* _Work required_
Return the whole listing exactly as it stands.

* _Given records_

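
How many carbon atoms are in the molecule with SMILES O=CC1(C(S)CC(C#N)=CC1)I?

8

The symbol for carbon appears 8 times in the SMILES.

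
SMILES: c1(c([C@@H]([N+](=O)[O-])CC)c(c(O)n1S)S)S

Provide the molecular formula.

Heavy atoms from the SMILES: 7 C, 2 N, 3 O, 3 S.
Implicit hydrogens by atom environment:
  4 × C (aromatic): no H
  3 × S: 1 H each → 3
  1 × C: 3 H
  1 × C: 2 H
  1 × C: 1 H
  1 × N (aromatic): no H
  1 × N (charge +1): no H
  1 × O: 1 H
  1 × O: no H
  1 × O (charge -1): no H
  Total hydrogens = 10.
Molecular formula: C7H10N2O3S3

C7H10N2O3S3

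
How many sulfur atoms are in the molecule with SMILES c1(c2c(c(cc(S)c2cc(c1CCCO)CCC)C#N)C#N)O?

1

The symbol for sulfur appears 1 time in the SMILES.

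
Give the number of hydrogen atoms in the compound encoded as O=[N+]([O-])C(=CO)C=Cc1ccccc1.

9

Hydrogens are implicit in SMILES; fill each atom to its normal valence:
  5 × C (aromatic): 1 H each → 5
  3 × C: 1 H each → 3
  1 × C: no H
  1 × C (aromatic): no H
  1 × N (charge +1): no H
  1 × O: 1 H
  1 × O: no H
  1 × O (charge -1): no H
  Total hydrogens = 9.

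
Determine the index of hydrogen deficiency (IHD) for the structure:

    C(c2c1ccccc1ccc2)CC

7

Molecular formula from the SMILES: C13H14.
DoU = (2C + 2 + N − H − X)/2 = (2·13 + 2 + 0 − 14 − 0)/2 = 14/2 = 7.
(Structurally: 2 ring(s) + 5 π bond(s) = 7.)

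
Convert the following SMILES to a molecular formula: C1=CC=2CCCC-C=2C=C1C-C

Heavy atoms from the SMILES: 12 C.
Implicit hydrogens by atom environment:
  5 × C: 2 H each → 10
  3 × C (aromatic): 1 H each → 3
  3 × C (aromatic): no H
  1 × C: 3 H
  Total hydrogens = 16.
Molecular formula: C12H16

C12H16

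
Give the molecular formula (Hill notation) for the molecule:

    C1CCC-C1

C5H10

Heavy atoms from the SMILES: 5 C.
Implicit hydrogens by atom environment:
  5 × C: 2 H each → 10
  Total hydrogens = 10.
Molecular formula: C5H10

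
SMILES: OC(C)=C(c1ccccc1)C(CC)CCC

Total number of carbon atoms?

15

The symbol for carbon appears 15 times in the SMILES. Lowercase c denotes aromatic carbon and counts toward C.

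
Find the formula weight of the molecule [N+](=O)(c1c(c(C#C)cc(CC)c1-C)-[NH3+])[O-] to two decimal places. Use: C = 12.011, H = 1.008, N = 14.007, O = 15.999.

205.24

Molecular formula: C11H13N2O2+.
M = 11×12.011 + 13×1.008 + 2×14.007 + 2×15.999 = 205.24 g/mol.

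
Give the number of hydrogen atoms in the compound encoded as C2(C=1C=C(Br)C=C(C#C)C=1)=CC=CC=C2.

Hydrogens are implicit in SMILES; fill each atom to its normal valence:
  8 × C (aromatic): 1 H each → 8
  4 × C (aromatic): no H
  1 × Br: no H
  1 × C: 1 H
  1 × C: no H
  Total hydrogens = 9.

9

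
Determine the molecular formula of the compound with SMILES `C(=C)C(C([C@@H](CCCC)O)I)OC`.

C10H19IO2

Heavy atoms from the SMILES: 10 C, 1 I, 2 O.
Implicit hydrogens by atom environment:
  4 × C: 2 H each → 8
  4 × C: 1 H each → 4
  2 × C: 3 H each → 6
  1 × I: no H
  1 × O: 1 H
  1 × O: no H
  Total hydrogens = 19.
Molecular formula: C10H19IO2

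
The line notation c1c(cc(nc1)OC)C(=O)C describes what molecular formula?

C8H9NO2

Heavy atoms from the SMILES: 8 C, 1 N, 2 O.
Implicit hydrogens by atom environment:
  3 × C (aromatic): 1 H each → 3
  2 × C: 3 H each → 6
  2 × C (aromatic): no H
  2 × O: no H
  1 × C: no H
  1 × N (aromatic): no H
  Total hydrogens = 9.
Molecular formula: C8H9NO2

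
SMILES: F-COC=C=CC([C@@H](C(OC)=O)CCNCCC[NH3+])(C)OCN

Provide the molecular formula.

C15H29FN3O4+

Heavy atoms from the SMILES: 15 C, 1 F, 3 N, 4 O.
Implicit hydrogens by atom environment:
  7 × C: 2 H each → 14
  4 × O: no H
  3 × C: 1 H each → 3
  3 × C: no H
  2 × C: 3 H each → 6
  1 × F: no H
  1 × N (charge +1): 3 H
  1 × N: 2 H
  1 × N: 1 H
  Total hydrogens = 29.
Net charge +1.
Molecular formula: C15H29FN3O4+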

* _Response to the task_
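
How many carbon atoms are in the molecule with SMILES O=CC1(C(S)CC(C#N)=CC1)I?

8

The symbol for carbon appears 8 times in the SMILES.

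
SMILES: c1(c([C@@H]([N+](=O)[O-])CC)c(c(O)n1S)S)S

Provide the molecular formula.

Heavy atoms from the SMILES: 7 C, 2 N, 3 O, 3 S.
Implicit hydrogens by atom environment:
  4 × C (aromatic): no H
  3 × S: 1 H each → 3
  1 × C: 3 H
  1 × C: 2 H
  1 × C: 1 H
  1 × N (aromatic): no H
  1 × N (charge +1): no H
  1 × O: 1 H
  1 × O: no H
  1 × O (charge -1): no H
  Total hydrogens = 10.
Molecular formula: C7H10N2O3S3

C7H10N2O3S3

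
How many sulfur atoms are in the molecule with SMILES c1(c2c(c(cc(S)c2cc(c1CCCO)CCC)C#N)C#N)O?

1

The symbol for sulfur appears 1 time in the SMILES.

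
Give the number of hydrogen atoms in the compound encoded as O=[N+]([O-])C(=CO)C=Cc1ccccc1.

9

Hydrogens are implicit in SMILES; fill each atom to its normal valence:
  5 × C (aromatic): 1 H each → 5
  3 × C: 1 H each → 3
  1 × C: no H
  1 × C (aromatic): no H
  1 × N (charge +1): no H
  1 × O: 1 H
  1 × O: no H
  1 × O (charge -1): no H
  Total hydrogens = 9.

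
Determine the index of hydrogen deficiency (IHD) for the structure:

    C(c2c1ccccc1ccc2)CC

7

Molecular formula from the SMILES: C13H14.
DoU = (2C + 2 + N − H − X)/2 = (2·13 + 2 + 0 − 14 − 0)/2 = 14/2 = 7.
(Structurally: 2 ring(s) + 5 π bond(s) = 7.)

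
Convert the following SMILES to a molecular formula: C1=CC=2CCCC-C=2C=C1C-C

Heavy atoms from the SMILES: 12 C.
Implicit hydrogens by atom environment:
  5 × C: 2 H each → 10
  3 × C (aromatic): 1 H each → 3
  3 × C (aromatic): no H
  1 × C: 3 H
  Total hydrogens = 16.
Molecular formula: C12H16

C12H16

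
Give the molecular formula (Hill notation) for the molecule:

    C1CCC-C1

C5H10

Heavy atoms from the SMILES: 5 C.
Implicit hydrogens by atom environment:
  5 × C: 2 H each → 10
  Total hydrogens = 10.
Molecular formula: C5H10

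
SMILES: OC(C)=C(c1ccccc1)C(CC)CCC

Total number of carbon atoms?

15

The symbol for carbon appears 15 times in the SMILES. Lowercase c denotes aromatic carbon and counts toward C.

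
Find the formula weight of the molecule [N+](=O)(c1c(c(C#C)cc(CC)c1-C)-[NH3+])[O-] to two decimal places. Use: C = 12.011, H = 1.008, N = 14.007, O = 15.999.

205.24

Molecular formula: C11H13N2O2+.
M = 11×12.011 + 13×1.008 + 2×14.007 + 2×15.999 = 205.24 g/mol.

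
Give the number of hydrogen atoms in the compound encoded as C2(C=1C=C(Br)C=C(C#C)C=1)=CC=CC=C2.

Hydrogens are implicit in SMILES; fill each atom to its normal valence:
  8 × C (aromatic): 1 H each → 8
  4 × C (aromatic): no H
  1 × Br: no H
  1 × C: 1 H
  1 × C: no H
  Total hydrogens = 9.

9

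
Determine the molecular formula of the compound with SMILES `C(=C)C(C([C@@H](CCCC)O)I)OC`.

C10H19IO2

Heavy atoms from the SMILES: 10 C, 1 I, 2 O.
Implicit hydrogens by atom environment:
  4 × C: 2 H each → 8
  4 × C: 1 H each → 4
  2 × C: 3 H each → 6
  1 × I: no H
  1 × O: 1 H
  1 × O: no H
  Total hydrogens = 19.
Molecular formula: C10H19IO2

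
The line notation c1c(cc(nc1)OC)C(=O)C describes what molecular formula?

C8H9NO2

Heavy atoms from the SMILES: 8 C, 1 N, 2 O.
Implicit hydrogens by atom environment:
  3 × C (aromatic): 1 H each → 3
  2 × C: 3 H each → 6
  2 × C (aromatic): no H
  2 × O: no H
  1 × C: no H
  1 × N (aromatic): no H
  Total hydrogens = 9.
Molecular formula: C8H9NO2

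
SMILES: F-COC=C=CC([C@@H](C(OC)=O)CCNCCC[NH3+])(C)OCN

Provide the molecular formula.

C15H29FN3O4+

Heavy atoms from the SMILES: 15 C, 1 F, 3 N, 4 O.
Implicit hydrogens by atom environment:
  7 × C: 2 H each → 14
  4 × O: no H
  3 × C: 1 H each → 3
  3 × C: no H
  2 × C: 3 H each → 6
  1 × F: no H
  1 × N (charge +1): 3 H
  1 × N: 2 H
  1 × N: 1 H
  Total hydrogens = 29.
Net charge +1.
Molecular formula: C15H29FN3O4+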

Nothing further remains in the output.